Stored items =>
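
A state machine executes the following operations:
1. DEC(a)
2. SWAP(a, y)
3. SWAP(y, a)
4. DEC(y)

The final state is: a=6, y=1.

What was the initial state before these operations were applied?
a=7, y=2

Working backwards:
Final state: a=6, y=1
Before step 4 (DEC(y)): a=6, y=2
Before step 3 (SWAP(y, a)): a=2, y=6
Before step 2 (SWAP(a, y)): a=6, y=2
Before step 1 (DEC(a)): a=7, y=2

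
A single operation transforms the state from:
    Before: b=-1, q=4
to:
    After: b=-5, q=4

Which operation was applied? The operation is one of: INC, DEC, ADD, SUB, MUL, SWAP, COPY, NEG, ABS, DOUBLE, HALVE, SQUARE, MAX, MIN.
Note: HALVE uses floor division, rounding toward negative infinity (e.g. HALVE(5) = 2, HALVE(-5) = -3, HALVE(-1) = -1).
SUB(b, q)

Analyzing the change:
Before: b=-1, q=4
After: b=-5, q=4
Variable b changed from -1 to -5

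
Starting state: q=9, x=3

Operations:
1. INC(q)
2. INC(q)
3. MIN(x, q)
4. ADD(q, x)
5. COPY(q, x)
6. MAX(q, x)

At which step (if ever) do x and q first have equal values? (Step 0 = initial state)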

--

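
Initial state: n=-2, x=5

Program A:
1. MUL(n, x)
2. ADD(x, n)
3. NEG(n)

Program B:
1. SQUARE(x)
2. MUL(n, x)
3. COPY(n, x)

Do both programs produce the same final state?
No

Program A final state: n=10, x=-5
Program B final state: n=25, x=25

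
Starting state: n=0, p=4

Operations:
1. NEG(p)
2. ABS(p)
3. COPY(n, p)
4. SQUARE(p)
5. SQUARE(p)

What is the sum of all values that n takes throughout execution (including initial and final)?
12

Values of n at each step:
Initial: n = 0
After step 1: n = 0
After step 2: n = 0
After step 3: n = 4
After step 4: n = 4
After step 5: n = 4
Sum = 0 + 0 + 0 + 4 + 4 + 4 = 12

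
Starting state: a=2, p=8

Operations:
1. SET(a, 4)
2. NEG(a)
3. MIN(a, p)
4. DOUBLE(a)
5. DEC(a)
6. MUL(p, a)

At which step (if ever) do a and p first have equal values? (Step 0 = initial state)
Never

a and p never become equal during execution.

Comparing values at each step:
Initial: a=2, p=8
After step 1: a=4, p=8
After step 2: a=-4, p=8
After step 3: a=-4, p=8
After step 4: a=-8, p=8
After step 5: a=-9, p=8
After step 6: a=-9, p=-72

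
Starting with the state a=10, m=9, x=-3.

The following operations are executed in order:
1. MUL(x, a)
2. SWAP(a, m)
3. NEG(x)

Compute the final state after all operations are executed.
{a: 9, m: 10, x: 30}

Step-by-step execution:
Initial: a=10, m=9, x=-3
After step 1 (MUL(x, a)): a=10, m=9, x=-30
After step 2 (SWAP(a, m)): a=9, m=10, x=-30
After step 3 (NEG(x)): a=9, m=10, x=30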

Problem to solve => All that is needed is how many lines of the data contain "following", stated as a number.

Answer to the problem => 2